-- Opening Marker --

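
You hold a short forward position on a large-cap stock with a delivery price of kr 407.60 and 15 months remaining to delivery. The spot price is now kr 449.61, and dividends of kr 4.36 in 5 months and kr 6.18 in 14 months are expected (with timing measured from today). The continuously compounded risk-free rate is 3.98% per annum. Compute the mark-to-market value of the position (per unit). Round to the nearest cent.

PV(remaining dividends) I = 4.36·e^(−0.0398·5/12) + 6.18·e^(−0.0398·14/12) = 10.1879
Current forward F = (S − I)·e^(rT) = (449.61 − 10.1879)·e^(0.0398·15/12) = 439.4221 × 1.051008 = 461.8361
Value (long) = (F − K)·e^(−rT) = (461.8361 − 407.60) × 0.951467 = 51.6039
Short position value = −(long value) = -kr 51.60

-kr 51.60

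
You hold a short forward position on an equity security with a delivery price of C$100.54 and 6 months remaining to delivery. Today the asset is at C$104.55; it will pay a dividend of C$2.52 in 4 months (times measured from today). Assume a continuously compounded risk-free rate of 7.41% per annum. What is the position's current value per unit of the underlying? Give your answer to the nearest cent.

PV(remaining dividends) I = 2.52·e^(−0.0741·4/12) = 2.4585
Current forward F = (S − I)·e^(rT) = (104.55 − 2.4585)·e^(0.0741·6/12) = 102.0915 × 1.037745 = 105.9449
Value (long) = (F − K)·e^(−rT) = (105.9449 − 100.54) × 0.963628 = 5.2083
Short position value = −(long value) = -C$5.21

-C$5.21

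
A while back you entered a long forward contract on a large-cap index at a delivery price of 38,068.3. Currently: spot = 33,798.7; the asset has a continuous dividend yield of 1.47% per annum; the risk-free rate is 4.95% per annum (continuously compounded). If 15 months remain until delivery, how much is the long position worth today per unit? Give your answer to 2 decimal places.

Current fair forward for the remaining 15 months: F = S·e^((r − q)·T), (r − q) = 0.0495 − 0.0147 = 0.0348
F = 33798.7 · e^(0.0348 × 15/12) = 33798.7 × 1.04445999 = 35301.3899
Value of long forward = (F − K)·e^(−rT) = (35301.3899 − 38068.3) · e^(−0.0495·15/12)
= -2766.9101 × 0.94000038 = -2600.90

-2600.90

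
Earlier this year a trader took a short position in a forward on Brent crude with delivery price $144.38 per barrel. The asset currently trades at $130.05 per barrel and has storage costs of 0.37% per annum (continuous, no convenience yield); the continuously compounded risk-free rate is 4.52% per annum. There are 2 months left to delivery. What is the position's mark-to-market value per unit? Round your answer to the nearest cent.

$13.17 per barrel

Current fair forward for the remaining 2 months: F = S·e^((r + u)·T), (r + u) = 0.0452 + 0.0037 = 0.0489
F = 130.05 · e^(0.0489 × 2/12) = 130.05 × 1.008183 = 131.1142
Value of long forward = (F − K)·e^(−rT) = (131.1142 − 144.38) · e^(−0.0452·2/12)
= -13.2658 × 0.992495 = -13.17
Short position value = −(long value) = $13.17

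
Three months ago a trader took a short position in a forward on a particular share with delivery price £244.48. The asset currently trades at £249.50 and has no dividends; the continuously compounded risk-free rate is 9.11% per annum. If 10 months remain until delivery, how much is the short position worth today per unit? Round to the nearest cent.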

-- Closing Marker --

# DIRECTIONS
The entries above must be returned in full, exactly as shown.

# SOLVED EXERCISE
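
You hold a short forward position on a large-cap stock with a delivery price of kr 407.60 and 15 months remaining to delivery. The spot price is now kr 449.61, and dividends of kr 4.36 in 5 months and kr 6.18 in 14 months are expected (with timing measured from today). The continuously compounded risk-free rate is 3.98% per annum. Compute the mark-to-market value of the position (per unit). Round to the nearest cent.

PV(remaining dividends) I = 4.36·e^(−0.0398·5/12) + 6.18·e^(−0.0398·14/12) = 10.1879
Current forward F = (S − I)·e^(rT) = (449.61 − 10.1879)·e^(0.0398·15/12) = 439.4221 × 1.051008 = 461.8361
Value (long) = (F − K)·e^(−rT) = (461.8361 − 407.60) × 0.951467 = 51.6039
Short position value = −(long value) = -kr 51.60

-kr 51.60

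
You hold a short forward position on an equity security with a delivery price of C$100.54 and 6 months remaining to delivery. Today the asset is at C$104.55; it will pay a dividend of C$2.52 in 4 months (times measured from today). Assume a continuously compounded risk-free rate of 7.41% per annum. What is the position's current value per unit of the underlying? Give your answer to the nearest cent.

PV(remaining dividends) I = 2.52·e^(−0.0741·4/12) = 2.4585
Current forward F = (S − I)·e^(rT) = (104.55 − 2.4585)·e^(0.0741·6/12) = 102.0915 × 1.037745 = 105.9449
Value (long) = (F − K)·e^(−rT) = (105.9449 − 100.54) × 0.963628 = 5.2083
Short position value = −(long value) = -C$5.21

-C$5.21

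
A while back you entered a long forward contract on a large-cap index at a delivery price of 38,068.3. Currently: spot = 33,798.7; the asset has a continuous dividend yield of 1.47% per annum; the risk-free rate is 4.95% per annum (continuously compounded). If 15 months remain until delivery, how much is the long position worth today per unit? Give your answer to 2 decimal places.

Current fair forward for the remaining 15 months: F = S·e^((r − q)·T), (r − q) = 0.0495 − 0.0147 = 0.0348
F = 33798.7 · e^(0.0348 × 15/12) = 33798.7 × 1.04445999 = 35301.3899
Value of long forward = (F − K)·e^(−rT) = (35301.3899 − 38068.3) · e^(−0.0495·15/12)
= -2766.9101 × 0.94000038 = -2600.90

-2600.90

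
Earlier this year a trader took a short position in a forward on Brent crude with delivery price $144.38 per barrel. The asset currently trades at $130.05 per barrel and has storage costs of 0.37% per annum (continuous, no convenience yield); the continuously compounded risk-free rate is 4.52% per annum. There are 2 months left to delivery. What is the position's mark-to-market value per unit? Round your answer to the nearest cent.

$13.17 per barrel

Current fair forward for the remaining 2 months: F = S·e^((r + u)·T), (r + u) = 0.0452 + 0.0037 = 0.0489
F = 130.05 · e^(0.0489 × 2/12) = 130.05 × 1.008183 = 131.1142
Value of long forward = (F − K)·e^(−rT) = (131.1142 − 144.38) · e^(−0.0452·2/12)
= -13.2658 × 0.992495 = -13.17
Short position value = −(long value) = $13.17

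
Three months ago a trader took a short position in a forward on a particular share with delivery price £244.48. The asset currently trades at £249.50 and has no dividends; the continuously compounded risk-free rate is 9.11% per annum. If 10 months remain until delivery, how much is the short position worth today per unit? Round to the nearest cent.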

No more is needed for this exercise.